(THE TASK) The data is to be set down once more, exactly as it reads.

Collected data
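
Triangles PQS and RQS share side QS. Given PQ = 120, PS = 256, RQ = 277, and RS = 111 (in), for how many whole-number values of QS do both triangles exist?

From triangle PQS: 136 < QS < 376.
From triangle RQS: 166 < QS < 388.
Intersection: 166 < QS < 376, so integers 167 through 375: 209 values.

209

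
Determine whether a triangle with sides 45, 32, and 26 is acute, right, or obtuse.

Compare the square of the longest side to the sum of squares of the other two: 26² + 32² = 1700 < 2025 = 45².

obtuse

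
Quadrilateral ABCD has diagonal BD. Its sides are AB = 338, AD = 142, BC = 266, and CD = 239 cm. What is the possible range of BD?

196 < BD < 480

From triangle ABD: |338 − 142| < BD < 338 + 142, i.e. 196 < BD < 480.
From triangle CBD: 27 < BD < 505.
Both must hold, so BD lies in the intersection.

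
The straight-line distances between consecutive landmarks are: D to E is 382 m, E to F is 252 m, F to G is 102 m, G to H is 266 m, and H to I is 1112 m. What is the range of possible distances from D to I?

110 ≤ DI ≤ 2114 m

The maximum is all hops collinear in one direction: 382 + 252 + 102 + 266 + 1112 = 2114.
The longest hop is 1112; the others sum to 1002. Folding the others back against it leaves at least 1112 − 1002 = 110.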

(SOLUTION TO THIS EXERCISE)
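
Triangles PQS and RQS share side QS. Given PQ = 120, PS = 256, RQ = 277, and RS = 111 (in), for how many whole-number values of QS do both triangles exist?

From triangle PQS: 136 < QS < 376.
From triangle RQS: 166 < QS < 388.
Intersection: 166 < QS < 376, so integers 167 through 375: 209 values.

209

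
Determine whether a triangle with sides 45, 32, and 26 is acute, right, or obtuse.

Compare the square of the longest side to the sum of squares of the other two: 26² + 32² = 1700 < 2025 = 45².

obtuse

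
Quadrilateral ABCD has diagonal BD. Its sides are AB = 338, AD = 142, BC = 266, and CD = 239 cm. What is the possible range of BD?

196 < BD < 480

From triangle ABD: |338 − 142| < BD < 338 + 142, i.e. 196 < BD < 480.
From triangle CBD: 27 < BD < 505.
Both must hold, so BD lies in the intersection.

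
The straight-line distances between consecutive landmarks are: D to E is 382 m, E to F is 252 m, F to G is 102 m, G to H is 266 m, and H to I is 1112 m. What is the range of possible distances from D to I?

110 ≤ DI ≤ 2114 m

The maximum is all hops collinear in one direction: 382 + 252 + 102 + 266 + 1112 = 2114.
The longest hop is 1112; the others sum to 1002. Folding the others back against it leaves at least 1112 − 1002 = 110.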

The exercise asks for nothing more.